(Records from a collection)
* * *

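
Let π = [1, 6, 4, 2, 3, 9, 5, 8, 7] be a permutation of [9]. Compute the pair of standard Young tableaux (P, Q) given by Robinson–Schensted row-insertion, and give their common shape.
P = [1, 2, 3, 5, 7] / [4, 8] / [6, 9];  Q = [1, 2, 5, 6, 8] / [3, 7] / [4, 9];  common shape = (5, 2, 2)

Row-insert the values π_1, π_2, … into P one at a time, bumping the leftmost entry strictly greater than the inserted value down to the next row. The recording tableau Q records, in position (i, j), the step at which that cell was added to P.
  Insert 1 (step 1): P = [1];  Q = [1]
  Insert 6 (step 2): P = [1, 6];  Q = [1, 2]
  Insert 4 (step 3): P = [1, 4] / [6];  Q = [1, 2] / [3]
  Insert 2 (step 4): P = [1, 2] / [4] / [6];  Q = [1, 2] / [3] / [4]
  Insert 3 (step 5): P = [1, 2, 3] / [4] / [6];  Q = [1, 2, 5] / [3] / [4]
  Insert 9 (step 6): P = [1, 2, 3, 9] / [4] / [6];  Q = [1, 2, 5, 6] / [3] / [4]
  Insert 5 (step 7): P = [1, 2, 3, 5] / [4, 9] / [6];  Q = [1, 2, 5, 6] / [3, 7] / [4]
  Insert 8 (step 8): P = [1, 2, 3, 5, 8] / [4, 9] / [6];  Q = [1, 2, 5, 6, 8] / [3, 7] / [4]
  Insert 7 (step 9): P = [1, 2, 3, 5, 7] / [4, 8] / [6, 9];  Q = [1, 2, 5, 6, 8] / [3, 7] / [4, 9]
Final shape: (5, 2, 2).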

* * *

An exact reproduction of all the entries above is required.

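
Let π = [1, 6, 4, 2, 3, 9, 5, 8, 7] be a permutation of [9]. Compute the pair of standard Young tableaux (P, Q) given by Robinson–Schensted row-insertion, and give their common shape.
P = [1, 2, 3, 5, 7] / [4, 8] / [6, 9];  Q = [1, 2, 5, 6, 8] / [3, 7] / [4, 9];  common shape = (5, 2, 2)

Row-insert the values π_1, π_2, … into P one at a time, bumping the leftmost entry strictly greater than the inserted value down to the next row. The recording tableau Q records, in position (i, j), the step at which that cell was added to P.
  Insert 1 (step 1): P = [1];  Q = [1]
  Insert 6 (step 2): P = [1, 6];  Q = [1, 2]
  Insert 4 (step 3): P = [1, 4] / [6];  Q = [1, 2] / [3]
  Insert 2 (step 4): P = [1, 2] / [4] / [6];  Q = [1, 2] / [3] / [4]
  Insert 3 (step 5): P = [1, 2, 3] / [4] / [6];  Q = [1, 2, 5] / [3] / [4]
  Insert 9 (step 6): P = [1, 2, 3, 9] / [4] / [6];  Q = [1, 2, 5, 6] / [3] / [4]
  Insert 5 (step 7): P = [1, 2, 3, 5] / [4, 9] / [6];  Q = [1, 2, 5, 6] / [3, 7] / [4]
  Insert 8 (step 8): P = [1, 2, 3, 5, 8] / [4, 9] / [6];  Q = [1, 2, 5, 6, 8] / [3, 7] / [4]
  Insert 7 (step 9): P = [1, 2, 3, 5, 7] / [4, 8] / [6, 9];  Q = [1, 2, 5, 6, 8] / [3, 7] / [4, 9]
Final shape: (5, 2, 2).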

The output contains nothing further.